• WHAT THIS TASK INVOLVES: Please retype only the lines below that run from the one containing "We have 12 donations, whose" through the last line, both included, without altering a word.

• PROVIDED RECORDS:

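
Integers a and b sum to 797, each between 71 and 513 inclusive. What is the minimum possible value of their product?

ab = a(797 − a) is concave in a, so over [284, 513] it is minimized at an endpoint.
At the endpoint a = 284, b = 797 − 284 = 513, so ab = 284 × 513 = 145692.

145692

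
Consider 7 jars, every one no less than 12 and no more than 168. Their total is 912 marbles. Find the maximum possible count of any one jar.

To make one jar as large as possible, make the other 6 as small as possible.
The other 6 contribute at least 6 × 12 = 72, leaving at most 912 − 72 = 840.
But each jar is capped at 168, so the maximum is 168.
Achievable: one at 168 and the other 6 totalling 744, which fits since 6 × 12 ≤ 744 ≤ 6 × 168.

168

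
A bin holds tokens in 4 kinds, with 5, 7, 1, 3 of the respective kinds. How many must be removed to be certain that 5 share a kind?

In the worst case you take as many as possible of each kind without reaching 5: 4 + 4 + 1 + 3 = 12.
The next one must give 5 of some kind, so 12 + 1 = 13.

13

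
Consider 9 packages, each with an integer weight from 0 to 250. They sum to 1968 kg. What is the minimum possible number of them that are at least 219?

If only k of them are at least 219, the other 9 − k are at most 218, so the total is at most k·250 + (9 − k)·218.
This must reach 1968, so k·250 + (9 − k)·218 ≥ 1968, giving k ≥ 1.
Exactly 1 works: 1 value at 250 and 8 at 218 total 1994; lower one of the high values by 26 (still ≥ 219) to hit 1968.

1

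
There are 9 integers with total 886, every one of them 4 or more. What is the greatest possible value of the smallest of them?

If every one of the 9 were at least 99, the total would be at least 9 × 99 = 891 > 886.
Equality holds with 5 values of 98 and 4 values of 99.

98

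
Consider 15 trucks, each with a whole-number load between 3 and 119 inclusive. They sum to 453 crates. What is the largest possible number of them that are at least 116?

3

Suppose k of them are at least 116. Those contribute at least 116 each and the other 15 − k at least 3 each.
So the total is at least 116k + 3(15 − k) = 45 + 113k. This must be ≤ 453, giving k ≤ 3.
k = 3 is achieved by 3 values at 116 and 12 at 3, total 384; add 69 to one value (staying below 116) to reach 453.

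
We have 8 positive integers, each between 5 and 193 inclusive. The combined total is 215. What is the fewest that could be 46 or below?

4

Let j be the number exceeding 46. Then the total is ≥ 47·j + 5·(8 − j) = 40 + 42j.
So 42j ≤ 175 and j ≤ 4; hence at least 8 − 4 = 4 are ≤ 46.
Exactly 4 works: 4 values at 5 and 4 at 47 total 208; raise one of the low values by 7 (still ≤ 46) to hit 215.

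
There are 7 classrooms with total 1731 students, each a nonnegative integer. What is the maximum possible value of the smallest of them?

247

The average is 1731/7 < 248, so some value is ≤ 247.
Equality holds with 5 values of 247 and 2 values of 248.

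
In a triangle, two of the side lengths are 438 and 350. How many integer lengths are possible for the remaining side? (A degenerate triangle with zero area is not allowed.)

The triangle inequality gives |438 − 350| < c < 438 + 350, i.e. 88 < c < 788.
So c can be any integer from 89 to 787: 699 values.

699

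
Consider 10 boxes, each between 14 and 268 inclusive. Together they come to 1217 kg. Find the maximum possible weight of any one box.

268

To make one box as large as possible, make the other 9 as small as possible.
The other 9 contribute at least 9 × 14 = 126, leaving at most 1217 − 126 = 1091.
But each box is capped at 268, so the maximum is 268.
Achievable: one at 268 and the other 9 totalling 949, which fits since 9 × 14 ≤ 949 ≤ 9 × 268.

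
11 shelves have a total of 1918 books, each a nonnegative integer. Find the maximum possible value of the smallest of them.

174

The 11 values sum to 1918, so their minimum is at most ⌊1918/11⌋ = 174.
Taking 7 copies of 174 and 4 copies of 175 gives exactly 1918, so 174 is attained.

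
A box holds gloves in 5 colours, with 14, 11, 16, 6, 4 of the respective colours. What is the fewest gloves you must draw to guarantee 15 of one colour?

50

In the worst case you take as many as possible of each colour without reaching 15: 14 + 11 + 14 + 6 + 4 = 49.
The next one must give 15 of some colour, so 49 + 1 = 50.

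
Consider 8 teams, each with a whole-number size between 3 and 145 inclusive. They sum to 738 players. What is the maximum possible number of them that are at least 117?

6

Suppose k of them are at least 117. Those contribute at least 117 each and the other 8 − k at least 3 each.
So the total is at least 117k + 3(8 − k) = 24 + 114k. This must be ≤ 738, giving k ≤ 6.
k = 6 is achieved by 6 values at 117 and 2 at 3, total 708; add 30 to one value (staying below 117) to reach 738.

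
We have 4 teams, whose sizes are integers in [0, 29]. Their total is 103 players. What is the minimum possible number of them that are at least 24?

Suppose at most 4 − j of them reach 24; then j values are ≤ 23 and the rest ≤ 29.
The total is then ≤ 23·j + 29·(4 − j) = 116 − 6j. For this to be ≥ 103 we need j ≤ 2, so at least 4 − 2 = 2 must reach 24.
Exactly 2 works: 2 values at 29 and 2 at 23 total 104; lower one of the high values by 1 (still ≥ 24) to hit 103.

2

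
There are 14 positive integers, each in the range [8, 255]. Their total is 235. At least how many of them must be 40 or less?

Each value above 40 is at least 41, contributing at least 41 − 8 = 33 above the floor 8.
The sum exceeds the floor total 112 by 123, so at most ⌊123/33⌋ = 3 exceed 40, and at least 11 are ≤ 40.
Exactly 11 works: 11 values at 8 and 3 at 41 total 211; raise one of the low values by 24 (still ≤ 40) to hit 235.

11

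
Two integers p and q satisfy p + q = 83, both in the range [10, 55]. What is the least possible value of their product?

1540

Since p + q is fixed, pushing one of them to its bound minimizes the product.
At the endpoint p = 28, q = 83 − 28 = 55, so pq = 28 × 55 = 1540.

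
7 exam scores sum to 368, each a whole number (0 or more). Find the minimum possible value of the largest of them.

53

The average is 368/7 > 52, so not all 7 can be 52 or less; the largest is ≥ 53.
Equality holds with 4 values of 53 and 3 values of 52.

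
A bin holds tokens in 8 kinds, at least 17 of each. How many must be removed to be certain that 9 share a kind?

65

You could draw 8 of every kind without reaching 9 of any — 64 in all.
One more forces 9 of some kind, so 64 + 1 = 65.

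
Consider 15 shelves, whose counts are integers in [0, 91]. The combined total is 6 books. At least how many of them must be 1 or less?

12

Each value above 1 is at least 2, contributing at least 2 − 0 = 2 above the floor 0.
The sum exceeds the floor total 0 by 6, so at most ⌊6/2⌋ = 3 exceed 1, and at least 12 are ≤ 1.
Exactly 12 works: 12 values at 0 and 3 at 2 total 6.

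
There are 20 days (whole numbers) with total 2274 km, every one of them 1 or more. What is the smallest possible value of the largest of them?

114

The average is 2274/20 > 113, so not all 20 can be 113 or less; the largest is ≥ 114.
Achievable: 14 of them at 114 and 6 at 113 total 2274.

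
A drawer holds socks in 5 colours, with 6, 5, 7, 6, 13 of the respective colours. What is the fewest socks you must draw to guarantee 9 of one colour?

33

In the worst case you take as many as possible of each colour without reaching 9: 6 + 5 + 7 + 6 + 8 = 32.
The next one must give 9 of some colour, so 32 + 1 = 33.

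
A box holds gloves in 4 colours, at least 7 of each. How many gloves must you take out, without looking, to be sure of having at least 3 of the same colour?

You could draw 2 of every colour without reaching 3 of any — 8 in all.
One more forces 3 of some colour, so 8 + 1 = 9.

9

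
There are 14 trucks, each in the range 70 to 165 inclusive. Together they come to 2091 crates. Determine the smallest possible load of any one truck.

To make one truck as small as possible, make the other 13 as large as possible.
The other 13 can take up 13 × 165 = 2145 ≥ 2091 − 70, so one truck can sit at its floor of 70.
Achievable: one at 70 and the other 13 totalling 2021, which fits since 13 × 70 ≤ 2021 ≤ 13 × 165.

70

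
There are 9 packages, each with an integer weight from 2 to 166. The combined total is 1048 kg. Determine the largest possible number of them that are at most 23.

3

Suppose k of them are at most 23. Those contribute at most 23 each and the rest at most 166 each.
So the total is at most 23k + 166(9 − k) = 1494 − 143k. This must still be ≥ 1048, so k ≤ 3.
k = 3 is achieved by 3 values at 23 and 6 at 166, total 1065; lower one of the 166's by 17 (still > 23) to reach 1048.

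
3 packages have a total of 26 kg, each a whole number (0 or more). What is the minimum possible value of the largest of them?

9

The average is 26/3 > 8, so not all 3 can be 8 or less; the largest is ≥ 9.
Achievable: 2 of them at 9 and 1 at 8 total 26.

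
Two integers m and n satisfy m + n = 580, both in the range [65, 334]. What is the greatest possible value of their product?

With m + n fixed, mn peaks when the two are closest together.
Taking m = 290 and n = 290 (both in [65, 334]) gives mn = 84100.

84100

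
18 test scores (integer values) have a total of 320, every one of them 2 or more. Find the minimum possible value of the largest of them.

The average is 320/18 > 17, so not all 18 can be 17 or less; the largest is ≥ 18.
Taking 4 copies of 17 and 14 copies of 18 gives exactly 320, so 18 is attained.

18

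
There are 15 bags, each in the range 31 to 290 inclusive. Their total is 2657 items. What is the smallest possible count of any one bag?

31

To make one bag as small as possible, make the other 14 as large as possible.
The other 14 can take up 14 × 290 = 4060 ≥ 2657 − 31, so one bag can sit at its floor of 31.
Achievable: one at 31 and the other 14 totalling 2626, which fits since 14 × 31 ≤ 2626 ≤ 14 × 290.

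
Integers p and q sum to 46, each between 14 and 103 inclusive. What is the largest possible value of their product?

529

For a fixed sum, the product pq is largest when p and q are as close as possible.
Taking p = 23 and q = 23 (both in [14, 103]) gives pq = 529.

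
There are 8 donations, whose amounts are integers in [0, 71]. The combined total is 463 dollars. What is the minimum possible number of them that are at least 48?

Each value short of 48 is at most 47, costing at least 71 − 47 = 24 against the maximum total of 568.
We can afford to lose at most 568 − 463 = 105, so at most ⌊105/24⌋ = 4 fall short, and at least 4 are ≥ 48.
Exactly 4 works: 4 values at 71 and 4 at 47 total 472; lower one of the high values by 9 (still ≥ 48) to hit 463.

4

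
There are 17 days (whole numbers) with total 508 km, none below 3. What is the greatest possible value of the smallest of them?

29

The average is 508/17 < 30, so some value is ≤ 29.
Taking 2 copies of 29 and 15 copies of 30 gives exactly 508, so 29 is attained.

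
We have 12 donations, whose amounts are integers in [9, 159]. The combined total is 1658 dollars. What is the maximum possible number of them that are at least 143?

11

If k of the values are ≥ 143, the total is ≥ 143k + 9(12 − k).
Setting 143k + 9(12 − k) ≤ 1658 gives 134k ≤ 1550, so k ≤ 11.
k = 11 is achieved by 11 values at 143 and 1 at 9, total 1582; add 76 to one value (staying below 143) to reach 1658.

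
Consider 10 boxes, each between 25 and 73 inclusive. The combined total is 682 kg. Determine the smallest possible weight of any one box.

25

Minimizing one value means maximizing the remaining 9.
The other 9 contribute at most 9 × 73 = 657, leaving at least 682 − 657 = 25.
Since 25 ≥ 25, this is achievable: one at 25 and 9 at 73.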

• SOLUTION:
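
We have 12 donations, whose amounts are integers in [9, 159]. The combined total is 1658 dollars. What is the maximum possible number of them that are at least 143?

11

If k of the values are ≥ 143, the total is ≥ 143k + 9(12 − k).
Setting 143k + 9(12 − k) ≤ 1658 gives 134k ≤ 1550, so k ≤ 11.
k = 11 is achieved by 11 values at 143 and 1 at 9, total 1582; add 76 to one value (staying below 143) to reach 1658.

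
Consider 10 boxes, each between 25 and 73 inclusive. The combined total is 682 kg. Determine the smallest possible weight of any one box.

25

Minimizing one value means maximizing the remaining 9.
The other 9 contribute at most 9 × 73 = 657, leaving at least 682 − 657 = 25.
Since 25 ≥ 25, this is achievable: one at 25 and 9 at 73.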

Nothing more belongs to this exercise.